Everything in the data below is left aside except the lines from the one containing "Use the given data to compute the result. For a linear" through the one containing "Consider the following statistical mechanics scenario. How"; repeat those exactly.

[EXERCISE MATERIAL — start]

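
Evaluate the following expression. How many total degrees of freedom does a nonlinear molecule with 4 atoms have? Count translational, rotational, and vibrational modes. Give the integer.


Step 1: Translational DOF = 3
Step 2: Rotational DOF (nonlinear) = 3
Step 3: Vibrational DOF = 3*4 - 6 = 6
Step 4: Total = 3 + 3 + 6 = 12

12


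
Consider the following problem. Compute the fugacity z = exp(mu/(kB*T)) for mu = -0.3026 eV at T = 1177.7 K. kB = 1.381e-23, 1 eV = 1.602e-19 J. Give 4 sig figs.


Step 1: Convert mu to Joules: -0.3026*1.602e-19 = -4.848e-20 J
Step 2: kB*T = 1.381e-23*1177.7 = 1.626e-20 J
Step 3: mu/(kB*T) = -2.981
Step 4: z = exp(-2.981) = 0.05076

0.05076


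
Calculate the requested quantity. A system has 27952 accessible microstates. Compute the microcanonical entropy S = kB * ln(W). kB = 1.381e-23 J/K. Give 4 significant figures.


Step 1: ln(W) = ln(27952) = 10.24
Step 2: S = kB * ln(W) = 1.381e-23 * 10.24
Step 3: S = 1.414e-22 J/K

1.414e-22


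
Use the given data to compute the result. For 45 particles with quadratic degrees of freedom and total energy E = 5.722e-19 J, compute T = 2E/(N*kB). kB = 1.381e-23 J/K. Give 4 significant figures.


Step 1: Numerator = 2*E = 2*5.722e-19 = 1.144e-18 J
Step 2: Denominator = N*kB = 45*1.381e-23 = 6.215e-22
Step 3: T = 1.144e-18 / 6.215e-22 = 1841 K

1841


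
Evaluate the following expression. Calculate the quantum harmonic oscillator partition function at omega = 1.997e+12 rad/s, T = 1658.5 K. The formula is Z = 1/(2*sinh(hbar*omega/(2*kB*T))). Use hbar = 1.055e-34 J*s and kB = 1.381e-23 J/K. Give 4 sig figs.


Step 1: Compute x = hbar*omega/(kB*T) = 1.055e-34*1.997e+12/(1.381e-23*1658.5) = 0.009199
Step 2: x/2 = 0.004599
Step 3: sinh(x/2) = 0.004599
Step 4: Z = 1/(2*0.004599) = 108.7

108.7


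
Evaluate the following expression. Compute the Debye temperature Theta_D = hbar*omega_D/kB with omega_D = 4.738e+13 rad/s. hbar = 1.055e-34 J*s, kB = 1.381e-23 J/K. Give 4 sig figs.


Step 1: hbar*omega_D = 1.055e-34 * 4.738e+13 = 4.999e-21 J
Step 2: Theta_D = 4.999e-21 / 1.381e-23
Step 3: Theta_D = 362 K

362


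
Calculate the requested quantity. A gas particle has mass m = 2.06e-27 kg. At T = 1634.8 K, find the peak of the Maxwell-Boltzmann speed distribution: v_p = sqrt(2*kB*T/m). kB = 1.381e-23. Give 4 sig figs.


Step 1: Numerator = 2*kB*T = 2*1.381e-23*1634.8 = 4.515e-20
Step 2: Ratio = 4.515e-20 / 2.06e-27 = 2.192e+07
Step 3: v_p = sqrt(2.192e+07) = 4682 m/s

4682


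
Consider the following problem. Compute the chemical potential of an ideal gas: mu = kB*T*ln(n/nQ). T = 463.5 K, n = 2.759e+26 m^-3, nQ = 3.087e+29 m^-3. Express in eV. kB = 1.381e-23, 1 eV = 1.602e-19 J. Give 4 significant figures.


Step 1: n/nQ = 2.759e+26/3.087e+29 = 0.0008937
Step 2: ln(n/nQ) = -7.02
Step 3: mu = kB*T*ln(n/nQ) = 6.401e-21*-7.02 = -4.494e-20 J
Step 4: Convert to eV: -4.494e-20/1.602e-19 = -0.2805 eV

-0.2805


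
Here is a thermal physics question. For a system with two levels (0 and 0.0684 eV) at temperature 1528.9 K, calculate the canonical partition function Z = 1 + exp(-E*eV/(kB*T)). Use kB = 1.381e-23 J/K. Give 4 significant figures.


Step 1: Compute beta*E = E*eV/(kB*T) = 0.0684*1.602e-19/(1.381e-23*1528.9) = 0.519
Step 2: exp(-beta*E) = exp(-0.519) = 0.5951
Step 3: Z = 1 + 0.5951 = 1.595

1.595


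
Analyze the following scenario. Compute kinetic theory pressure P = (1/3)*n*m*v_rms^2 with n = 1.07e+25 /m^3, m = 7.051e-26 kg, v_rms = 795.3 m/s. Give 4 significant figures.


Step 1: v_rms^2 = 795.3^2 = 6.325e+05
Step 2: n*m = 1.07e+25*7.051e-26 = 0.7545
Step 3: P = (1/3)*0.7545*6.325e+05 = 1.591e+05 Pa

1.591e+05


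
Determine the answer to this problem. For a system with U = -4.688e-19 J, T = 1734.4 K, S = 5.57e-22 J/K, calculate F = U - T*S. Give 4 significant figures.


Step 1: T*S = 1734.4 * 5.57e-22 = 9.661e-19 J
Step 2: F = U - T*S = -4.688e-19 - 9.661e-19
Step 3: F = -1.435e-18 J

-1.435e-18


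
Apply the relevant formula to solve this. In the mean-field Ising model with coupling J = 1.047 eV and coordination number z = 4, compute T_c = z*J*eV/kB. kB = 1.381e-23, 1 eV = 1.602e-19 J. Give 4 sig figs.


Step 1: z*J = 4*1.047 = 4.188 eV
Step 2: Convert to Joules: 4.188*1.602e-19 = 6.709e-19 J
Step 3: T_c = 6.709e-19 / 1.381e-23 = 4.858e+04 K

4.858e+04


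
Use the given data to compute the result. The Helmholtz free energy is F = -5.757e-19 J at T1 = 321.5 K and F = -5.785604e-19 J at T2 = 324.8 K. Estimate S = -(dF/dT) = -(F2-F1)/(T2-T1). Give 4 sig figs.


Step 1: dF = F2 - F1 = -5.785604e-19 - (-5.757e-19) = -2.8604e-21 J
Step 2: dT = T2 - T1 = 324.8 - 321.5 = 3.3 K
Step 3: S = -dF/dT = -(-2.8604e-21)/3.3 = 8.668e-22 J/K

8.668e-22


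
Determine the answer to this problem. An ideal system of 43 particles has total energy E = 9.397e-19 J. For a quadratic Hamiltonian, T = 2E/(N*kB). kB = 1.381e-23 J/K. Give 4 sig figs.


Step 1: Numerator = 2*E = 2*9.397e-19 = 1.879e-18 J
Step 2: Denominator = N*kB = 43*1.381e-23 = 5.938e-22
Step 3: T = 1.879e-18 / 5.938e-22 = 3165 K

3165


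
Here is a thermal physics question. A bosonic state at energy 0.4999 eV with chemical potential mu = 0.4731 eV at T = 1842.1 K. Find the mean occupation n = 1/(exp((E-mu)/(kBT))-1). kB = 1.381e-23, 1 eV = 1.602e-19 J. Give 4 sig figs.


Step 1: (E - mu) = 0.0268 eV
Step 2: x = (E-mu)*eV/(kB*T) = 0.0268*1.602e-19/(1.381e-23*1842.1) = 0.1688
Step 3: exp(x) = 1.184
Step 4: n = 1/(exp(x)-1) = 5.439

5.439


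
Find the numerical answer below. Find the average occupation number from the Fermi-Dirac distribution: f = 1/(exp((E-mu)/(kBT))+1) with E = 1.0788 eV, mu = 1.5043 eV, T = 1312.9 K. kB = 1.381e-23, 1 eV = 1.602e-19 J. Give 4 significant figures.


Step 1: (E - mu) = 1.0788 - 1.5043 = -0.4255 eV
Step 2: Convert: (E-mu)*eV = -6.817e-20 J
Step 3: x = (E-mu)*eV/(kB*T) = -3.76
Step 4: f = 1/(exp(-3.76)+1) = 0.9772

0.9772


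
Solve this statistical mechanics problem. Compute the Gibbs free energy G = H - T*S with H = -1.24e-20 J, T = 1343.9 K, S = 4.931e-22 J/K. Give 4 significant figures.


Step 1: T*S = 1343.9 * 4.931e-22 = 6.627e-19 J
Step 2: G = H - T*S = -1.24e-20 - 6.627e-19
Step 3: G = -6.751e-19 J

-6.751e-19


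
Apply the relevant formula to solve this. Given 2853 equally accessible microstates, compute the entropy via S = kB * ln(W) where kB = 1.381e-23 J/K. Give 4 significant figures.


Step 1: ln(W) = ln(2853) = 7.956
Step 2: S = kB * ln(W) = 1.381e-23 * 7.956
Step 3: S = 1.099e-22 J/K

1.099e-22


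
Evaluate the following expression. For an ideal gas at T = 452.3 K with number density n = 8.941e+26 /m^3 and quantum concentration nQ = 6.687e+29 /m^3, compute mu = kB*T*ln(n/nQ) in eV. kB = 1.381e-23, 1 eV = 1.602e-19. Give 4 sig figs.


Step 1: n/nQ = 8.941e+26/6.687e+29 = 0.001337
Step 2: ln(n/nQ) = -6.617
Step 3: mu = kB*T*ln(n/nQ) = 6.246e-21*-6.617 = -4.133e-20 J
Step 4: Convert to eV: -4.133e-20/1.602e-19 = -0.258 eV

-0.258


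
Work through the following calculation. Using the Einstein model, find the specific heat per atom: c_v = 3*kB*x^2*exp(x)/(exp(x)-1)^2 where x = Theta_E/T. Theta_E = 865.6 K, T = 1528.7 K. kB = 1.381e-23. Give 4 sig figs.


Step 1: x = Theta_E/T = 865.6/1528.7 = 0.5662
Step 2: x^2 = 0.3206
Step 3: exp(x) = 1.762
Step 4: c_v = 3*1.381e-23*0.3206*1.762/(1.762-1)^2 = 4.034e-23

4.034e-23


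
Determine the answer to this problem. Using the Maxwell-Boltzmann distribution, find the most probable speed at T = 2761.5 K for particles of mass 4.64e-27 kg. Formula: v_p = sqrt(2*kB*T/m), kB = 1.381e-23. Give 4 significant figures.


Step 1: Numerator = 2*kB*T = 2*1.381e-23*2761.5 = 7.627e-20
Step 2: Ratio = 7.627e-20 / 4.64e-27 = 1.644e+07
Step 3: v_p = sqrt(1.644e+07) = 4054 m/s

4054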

[EXERCISE MATERIAL — finish]
[EXERCISE MATERIAL — start]

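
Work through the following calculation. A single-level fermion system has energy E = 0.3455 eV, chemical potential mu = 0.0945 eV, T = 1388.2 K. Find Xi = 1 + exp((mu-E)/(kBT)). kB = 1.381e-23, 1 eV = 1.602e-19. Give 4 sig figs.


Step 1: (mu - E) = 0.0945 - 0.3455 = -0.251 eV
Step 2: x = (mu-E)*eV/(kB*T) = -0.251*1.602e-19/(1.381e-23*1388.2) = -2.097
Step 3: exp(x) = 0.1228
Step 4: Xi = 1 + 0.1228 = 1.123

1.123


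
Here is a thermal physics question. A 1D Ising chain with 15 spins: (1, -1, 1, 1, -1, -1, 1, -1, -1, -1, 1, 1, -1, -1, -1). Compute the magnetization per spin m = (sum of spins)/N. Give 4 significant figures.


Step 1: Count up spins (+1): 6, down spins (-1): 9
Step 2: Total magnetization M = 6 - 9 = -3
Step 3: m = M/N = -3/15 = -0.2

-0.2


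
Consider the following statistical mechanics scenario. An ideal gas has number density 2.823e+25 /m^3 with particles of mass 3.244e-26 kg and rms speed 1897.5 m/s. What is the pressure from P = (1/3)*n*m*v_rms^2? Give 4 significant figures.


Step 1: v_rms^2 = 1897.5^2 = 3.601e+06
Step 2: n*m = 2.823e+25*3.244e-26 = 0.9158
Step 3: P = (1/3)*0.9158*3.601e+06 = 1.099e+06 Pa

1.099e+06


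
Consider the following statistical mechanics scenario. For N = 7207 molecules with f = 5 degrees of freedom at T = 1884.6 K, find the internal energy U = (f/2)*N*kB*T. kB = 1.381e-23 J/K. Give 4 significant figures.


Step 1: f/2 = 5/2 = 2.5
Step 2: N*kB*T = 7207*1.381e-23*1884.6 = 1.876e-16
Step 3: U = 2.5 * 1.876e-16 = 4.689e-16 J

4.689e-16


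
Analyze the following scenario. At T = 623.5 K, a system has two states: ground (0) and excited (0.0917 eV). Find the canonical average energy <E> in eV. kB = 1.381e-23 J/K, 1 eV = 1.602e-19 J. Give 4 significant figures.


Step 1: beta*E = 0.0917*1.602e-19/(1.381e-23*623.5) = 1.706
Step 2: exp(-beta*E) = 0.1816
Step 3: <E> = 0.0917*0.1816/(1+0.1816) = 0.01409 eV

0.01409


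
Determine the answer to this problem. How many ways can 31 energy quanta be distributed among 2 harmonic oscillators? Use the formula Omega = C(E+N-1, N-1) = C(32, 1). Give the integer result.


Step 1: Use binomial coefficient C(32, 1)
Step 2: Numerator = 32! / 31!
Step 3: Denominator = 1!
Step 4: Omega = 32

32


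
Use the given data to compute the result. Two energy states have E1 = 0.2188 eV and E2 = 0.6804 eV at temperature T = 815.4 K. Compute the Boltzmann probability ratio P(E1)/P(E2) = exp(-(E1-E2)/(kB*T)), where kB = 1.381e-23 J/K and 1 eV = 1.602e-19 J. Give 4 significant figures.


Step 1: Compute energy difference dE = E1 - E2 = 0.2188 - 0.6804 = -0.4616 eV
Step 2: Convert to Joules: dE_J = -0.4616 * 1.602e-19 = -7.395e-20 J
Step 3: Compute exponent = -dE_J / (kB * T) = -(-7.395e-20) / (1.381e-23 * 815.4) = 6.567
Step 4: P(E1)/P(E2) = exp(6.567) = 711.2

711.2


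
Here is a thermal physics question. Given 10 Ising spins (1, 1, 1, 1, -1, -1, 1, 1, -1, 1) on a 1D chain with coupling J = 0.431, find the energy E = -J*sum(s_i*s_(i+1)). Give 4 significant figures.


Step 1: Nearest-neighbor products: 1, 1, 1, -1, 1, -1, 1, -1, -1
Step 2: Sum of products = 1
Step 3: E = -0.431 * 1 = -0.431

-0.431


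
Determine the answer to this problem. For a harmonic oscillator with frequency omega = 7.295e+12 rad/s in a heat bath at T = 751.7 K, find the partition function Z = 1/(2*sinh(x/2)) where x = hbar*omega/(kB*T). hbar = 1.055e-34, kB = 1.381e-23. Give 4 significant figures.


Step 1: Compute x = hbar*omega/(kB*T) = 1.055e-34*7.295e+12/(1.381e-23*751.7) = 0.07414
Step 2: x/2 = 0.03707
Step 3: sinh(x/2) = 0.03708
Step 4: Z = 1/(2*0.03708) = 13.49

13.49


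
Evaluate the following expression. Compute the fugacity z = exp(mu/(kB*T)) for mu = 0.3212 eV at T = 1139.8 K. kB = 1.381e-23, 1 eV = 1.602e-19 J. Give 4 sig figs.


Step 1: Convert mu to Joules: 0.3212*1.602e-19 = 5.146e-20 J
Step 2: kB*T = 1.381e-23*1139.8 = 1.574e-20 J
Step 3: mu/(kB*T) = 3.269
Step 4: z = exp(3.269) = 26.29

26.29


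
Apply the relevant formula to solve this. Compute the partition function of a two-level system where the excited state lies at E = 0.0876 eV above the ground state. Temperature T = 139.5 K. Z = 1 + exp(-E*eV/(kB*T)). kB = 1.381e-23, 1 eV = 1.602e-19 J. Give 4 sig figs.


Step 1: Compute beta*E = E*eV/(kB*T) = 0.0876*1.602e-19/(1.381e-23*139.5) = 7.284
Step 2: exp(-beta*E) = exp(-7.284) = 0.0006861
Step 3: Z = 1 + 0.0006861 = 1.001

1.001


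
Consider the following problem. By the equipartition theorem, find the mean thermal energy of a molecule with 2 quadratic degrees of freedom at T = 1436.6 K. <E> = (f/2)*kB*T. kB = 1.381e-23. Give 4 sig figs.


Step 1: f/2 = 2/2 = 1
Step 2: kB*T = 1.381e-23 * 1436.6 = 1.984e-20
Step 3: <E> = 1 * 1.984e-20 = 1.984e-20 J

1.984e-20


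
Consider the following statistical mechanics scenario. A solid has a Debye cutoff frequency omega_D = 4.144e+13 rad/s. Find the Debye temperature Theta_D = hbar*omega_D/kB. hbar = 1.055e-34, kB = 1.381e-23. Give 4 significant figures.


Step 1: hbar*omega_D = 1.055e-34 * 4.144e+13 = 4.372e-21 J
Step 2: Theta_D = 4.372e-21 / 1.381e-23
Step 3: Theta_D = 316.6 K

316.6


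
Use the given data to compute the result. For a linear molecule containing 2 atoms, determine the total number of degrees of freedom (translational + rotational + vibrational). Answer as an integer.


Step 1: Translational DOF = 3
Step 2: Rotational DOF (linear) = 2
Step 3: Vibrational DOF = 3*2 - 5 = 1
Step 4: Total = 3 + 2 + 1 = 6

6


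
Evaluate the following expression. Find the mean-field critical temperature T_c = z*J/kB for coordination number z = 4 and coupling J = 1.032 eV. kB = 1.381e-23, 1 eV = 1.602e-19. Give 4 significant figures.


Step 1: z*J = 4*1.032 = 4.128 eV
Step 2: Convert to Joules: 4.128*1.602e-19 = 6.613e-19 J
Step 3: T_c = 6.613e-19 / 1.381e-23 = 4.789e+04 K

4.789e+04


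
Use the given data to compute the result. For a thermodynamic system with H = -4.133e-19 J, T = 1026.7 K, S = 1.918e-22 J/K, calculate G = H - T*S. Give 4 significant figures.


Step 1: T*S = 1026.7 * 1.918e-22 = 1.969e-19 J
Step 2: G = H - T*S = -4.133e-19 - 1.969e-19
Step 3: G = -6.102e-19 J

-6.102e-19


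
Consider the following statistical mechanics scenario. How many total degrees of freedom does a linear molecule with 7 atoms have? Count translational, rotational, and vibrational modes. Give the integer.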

[EXERCISE MATERIAL — finish]

WRITTEN REPLY.
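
Use the given data to compute the result. For a linear molecule containing 2 atoms, determine the total number of degrees of freedom (translational + rotational + vibrational). Answer as an integer.


Step 1: Translational DOF = 3
Step 2: Rotational DOF (linear) = 2
Step 3: Vibrational DOF = 3*2 - 5 = 1
Step 4: Total = 3 + 2 + 1 = 6

6


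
Evaluate the following expression. Find the mean-field critical temperature T_c = z*J/kB for coordination number z = 4 and coupling J = 1.032 eV. kB = 1.381e-23, 1 eV = 1.602e-19. Give 4 significant figures.


Step 1: z*J = 4*1.032 = 4.128 eV
Step 2: Convert to Joules: 4.128*1.602e-19 = 6.613e-19 J
Step 3: T_c = 6.613e-19 / 1.381e-23 = 4.789e+04 K

4.789e+04


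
Use the given data to compute the result. For a thermodynamic system with H = -4.133e-19 J, T = 1026.7 K, S = 1.918e-22 J/K, calculate G = H - T*S. Give 4 significant figures.


Step 1: T*S = 1026.7 * 1.918e-22 = 1.969e-19 J
Step 2: G = H - T*S = -4.133e-19 - 1.969e-19
Step 3: G = -6.102e-19 J

-6.102e-19


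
Consider the following statistical mechanics scenario. How many total degrees of freedom does a linear molecule with 7 atoms have? Count translational, rotational, and vibrational modes. Give the integer.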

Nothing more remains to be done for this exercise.